*** Block opens ***
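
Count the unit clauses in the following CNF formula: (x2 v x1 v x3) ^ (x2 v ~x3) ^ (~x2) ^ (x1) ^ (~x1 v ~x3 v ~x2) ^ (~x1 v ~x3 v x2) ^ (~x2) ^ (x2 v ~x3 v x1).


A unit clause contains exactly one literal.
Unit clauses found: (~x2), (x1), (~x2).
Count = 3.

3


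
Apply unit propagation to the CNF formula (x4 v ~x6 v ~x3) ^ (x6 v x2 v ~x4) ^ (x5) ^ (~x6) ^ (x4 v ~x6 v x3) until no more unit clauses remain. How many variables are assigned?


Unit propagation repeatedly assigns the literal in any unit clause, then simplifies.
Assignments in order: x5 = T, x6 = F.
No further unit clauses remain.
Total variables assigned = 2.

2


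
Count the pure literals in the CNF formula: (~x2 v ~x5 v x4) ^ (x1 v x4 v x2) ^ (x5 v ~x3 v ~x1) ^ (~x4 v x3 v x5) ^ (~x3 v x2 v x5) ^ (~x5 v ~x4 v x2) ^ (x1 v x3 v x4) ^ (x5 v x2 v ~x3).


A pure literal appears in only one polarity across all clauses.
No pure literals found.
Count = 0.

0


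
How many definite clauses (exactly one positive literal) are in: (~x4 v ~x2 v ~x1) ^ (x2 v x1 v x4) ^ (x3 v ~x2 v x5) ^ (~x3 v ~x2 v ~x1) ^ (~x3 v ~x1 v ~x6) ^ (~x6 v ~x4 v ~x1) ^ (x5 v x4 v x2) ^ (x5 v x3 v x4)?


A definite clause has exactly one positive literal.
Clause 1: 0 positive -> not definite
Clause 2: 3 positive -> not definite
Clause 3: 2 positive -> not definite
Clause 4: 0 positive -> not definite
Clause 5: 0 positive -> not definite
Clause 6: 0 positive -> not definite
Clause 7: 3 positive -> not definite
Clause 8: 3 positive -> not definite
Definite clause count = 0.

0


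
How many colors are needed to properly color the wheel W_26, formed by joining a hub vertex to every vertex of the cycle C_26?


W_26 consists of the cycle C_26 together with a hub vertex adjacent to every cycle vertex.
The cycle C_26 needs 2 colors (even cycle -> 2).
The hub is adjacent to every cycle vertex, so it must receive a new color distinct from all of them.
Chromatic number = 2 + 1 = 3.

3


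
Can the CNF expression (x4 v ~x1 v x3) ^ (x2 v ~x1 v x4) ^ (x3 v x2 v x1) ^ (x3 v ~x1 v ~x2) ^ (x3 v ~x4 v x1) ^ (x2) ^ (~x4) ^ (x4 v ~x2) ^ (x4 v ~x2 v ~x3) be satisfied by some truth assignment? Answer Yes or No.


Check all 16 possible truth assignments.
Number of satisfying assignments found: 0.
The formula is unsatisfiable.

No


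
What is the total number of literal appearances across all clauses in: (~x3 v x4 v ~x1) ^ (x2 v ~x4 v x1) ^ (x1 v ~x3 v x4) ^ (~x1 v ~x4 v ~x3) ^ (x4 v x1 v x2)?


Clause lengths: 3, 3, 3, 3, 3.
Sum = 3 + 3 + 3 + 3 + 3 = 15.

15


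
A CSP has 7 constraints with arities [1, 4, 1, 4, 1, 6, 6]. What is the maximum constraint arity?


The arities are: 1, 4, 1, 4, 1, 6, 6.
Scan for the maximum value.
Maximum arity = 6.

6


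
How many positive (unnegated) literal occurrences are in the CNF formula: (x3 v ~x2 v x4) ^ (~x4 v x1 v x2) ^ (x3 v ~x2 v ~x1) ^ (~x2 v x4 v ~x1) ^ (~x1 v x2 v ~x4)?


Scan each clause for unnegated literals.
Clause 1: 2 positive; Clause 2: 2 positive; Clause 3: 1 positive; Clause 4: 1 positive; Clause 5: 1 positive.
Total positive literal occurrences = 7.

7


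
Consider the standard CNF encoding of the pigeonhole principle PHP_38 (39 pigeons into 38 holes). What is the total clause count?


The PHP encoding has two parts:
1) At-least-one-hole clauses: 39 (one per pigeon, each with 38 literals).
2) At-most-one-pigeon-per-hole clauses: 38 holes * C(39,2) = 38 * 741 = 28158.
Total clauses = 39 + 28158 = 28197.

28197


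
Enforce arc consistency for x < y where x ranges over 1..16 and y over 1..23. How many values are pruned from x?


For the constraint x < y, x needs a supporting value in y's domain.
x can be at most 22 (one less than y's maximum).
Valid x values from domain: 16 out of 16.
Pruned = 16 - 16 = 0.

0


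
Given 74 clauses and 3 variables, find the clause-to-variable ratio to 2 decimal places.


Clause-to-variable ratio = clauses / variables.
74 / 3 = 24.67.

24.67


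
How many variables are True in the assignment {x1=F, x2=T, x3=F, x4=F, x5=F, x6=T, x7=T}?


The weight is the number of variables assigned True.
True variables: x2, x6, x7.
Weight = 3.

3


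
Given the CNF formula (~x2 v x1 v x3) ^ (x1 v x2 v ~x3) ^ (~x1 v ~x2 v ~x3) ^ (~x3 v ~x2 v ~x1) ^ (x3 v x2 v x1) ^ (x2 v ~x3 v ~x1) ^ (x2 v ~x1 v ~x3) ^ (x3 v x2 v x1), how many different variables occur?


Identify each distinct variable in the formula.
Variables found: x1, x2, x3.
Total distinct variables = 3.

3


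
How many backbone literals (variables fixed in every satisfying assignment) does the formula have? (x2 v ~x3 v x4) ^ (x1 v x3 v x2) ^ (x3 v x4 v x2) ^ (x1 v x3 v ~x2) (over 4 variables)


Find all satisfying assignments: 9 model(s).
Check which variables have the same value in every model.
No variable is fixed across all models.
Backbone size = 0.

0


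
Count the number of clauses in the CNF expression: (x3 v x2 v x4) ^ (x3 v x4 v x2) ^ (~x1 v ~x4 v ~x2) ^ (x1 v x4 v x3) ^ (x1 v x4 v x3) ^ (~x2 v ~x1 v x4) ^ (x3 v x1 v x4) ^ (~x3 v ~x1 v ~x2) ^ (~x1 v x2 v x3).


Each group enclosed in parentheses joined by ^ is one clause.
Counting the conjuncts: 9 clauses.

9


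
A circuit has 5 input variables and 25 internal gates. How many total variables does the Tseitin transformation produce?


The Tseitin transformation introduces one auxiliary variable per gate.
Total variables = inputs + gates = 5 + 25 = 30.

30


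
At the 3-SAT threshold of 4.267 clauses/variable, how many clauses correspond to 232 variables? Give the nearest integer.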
*** Block closes ***
WHAT THE TASK REQUIRES: Would you write out the full listing exactly as given?

RESPONSE AREA:
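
Count the unit clauses in the following CNF formula: (x2 v x1 v x3) ^ (x2 v ~x3) ^ (~x2) ^ (x1) ^ (~x1 v ~x3 v ~x2) ^ (~x1 v ~x3 v x2) ^ (~x2) ^ (x2 v ~x3 v x1).


A unit clause contains exactly one literal.
Unit clauses found: (~x2), (x1), (~x2).
Count = 3.

3


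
Apply unit propagation to the CNF formula (x4 v ~x6 v ~x3) ^ (x6 v x2 v ~x4) ^ (x5) ^ (~x6) ^ (x4 v ~x6 v x3) until no more unit clauses remain. How many variables are assigned?


Unit propagation repeatedly assigns the literal in any unit clause, then simplifies.
Assignments in order: x5 = T, x6 = F.
No further unit clauses remain.
Total variables assigned = 2.

2


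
Count the pure literals in the CNF formula: (~x2 v ~x5 v x4) ^ (x1 v x4 v x2) ^ (x5 v ~x3 v ~x1) ^ (~x4 v x3 v x5) ^ (~x3 v x2 v x5) ^ (~x5 v ~x4 v x2) ^ (x1 v x3 v x4) ^ (x5 v x2 v ~x3).


A pure literal appears in only one polarity across all clauses.
No pure literals found.
Count = 0.

0


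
How many definite clauses (exactly one positive literal) are in: (~x4 v ~x2 v ~x1) ^ (x2 v x1 v x4) ^ (x3 v ~x2 v x5) ^ (~x3 v ~x2 v ~x1) ^ (~x3 v ~x1 v ~x6) ^ (~x6 v ~x4 v ~x1) ^ (x5 v x4 v x2) ^ (x5 v x3 v x4)?


A definite clause has exactly one positive literal.
Clause 1: 0 positive -> not definite
Clause 2: 3 positive -> not definite
Clause 3: 2 positive -> not definite
Clause 4: 0 positive -> not definite
Clause 5: 0 positive -> not definite
Clause 6: 0 positive -> not definite
Clause 7: 3 positive -> not definite
Clause 8: 3 positive -> not definite
Definite clause count = 0.

0


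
How many colors are needed to properly color the wheel W_26, formed by joining a hub vertex to every vertex of the cycle C_26?


W_26 consists of the cycle C_26 together with a hub vertex adjacent to every cycle vertex.
The cycle C_26 needs 2 colors (even cycle -> 2).
The hub is adjacent to every cycle vertex, so it must receive a new color distinct from all of them.
Chromatic number = 2 + 1 = 3.

3


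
Can the CNF expression (x4 v ~x1 v x3) ^ (x2 v ~x1 v x4) ^ (x3 v x2 v x1) ^ (x3 v ~x1 v ~x2) ^ (x3 v ~x4 v x1) ^ (x2) ^ (~x4) ^ (x4 v ~x2) ^ (x4 v ~x2 v ~x3) be satisfied by some truth assignment? Answer Yes or No.


Check all 16 possible truth assignments.
Number of satisfying assignments found: 0.
The formula is unsatisfiable.

No


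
What is the total number of literal appearances across all clauses in: (~x3 v x4 v ~x1) ^ (x2 v ~x4 v x1) ^ (x1 v ~x3 v x4) ^ (~x1 v ~x4 v ~x3) ^ (x4 v x1 v x2)?


Clause lengths: 3, 3, 3, 3, 3.
Sum = 3 + 3 + 3 + 3 + 3 = 15.

15


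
A CSP has 7 constraints with arities [1, 4, 1, 4, 1, 6, 6]. What is the maximum constraint arity?


The arities are: 1, 4, 1, 4, 1, 6, 6.
Scan for the maximum value.
Maximum arity = 6.

6


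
How many positive (unnegated) literal occurrences are in the CNF formula: (x3 v ~x2 v x4) ^ (~x4 v x1 v x2) ^ (x3 v ~x2 v ~x1) ^ (~x2 v x4 v ~x1) ^ (~x1 v x2 v ~x4)?


Scan each clause for unnegated literals.
Clause 1: 2 positive; Clause 2: 2 positive; Clause 3: 1 positive; Clause 4: 1 positive; Clause 5: 1 positive.
Total positive literal occurrences = 7.

7


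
Consider the standard CNF encoding of the pigeonhole principle PHP_38 (39 pigeons into 38 holes). What is the total clause count?


The PHP encoding has two parts:
1) At-least-one-hole clauses: 39 (one per pigeon, each with 38 literals).
2) At-most-one-pigeon-per-hole clauses: 38 holes * C(39,2) = 38 * 741 = 28158.
Total clauses = 39 + 28158 = 28197.

28197


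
Enforce arc consistency for x < y where x ranges over 1..16 and y over 1..23. How many values are pruned from x?


For the constraint x < y, x needs a supporting value in y's domain.
x can be at most 22 (one less than y's maximum).
Valid x values from domain: 16 out of 16.
Pruned = 16 - 16 = 0.

0


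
Given 74 clauses and 3 variables, find the clause-to-variable ratio to 2 decimal places.


Clause-to-variable ratio = clauses / variables.
74 / 3 = 24.67.

24.67


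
How many variables are True in the assignment {x1=F, x2=T, x3=F, x4=F, x5=F, x6=T, x7=T}?


The weight is the number of variables assigned True.
True variables: x2, x6, x7.
Weight = 3.

3


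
Given the CNF formula (~x2 v x1 v x3) ^ (x1 v x2 v ~x3) ^ (~x1 v ~x2 v ~x3) ^ (~x3 v ~x2 v ~x1) ^ (x3 v x2 v x1) ^ (x2 v ~x3 v ~x1) ^ (x2 v ~x1 v ~x3) ^ (x3 v x2 v x1), how many different variables occur?


Identify each distinct variable in the formula.
Variables found: x1, x2, x3.
Total distinct variables = 3.

3


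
How many backbone literals (variables fixed in every satisfying assignment) does the formula have? (x2 v ~x3 v x4) ^ (x1 v x3 v x2) ^ (x3 v x4 v x2) ^ (x1 v x3 v ~x2) (over 4 variables)


Find all satisfying assignments: 9 model(s).
Check which variables have the same value in every model.
No variable is fixed across all models.
Backbone size = 0.

0


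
Count the number of clauses in the CNF expression: (x3 v x2 v x4) ^ (x3 v x4 v x2) ^ (~x1 v ~x4 v ~x2) ^ (x1 v x4 v x3) ^ (x1 v x4 v x3) ^ (~x2 v ~x1 v x4) ^ (x3 v x1 v x4) ^ (~x3 v ~x1 v ~x2) ^ (~x1 v x2 v x3).


Each group enclosed in parentheses joined by ^ is one clause.
Counting the conjuncts: 9 clauses.

9


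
A circuit has 5 input variables and 25 internal gates. How many total variables does the Tseitin transformation produce?


The Tseitin transformation introduces one auxiliary variable per gate.
Total variables = inputs + gates = 5 + 25 = 30.

30


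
At the 3-SAT threshold of 4.267 clauses/variable, how many clauses correspond to 232 variables? Give the nearest integer.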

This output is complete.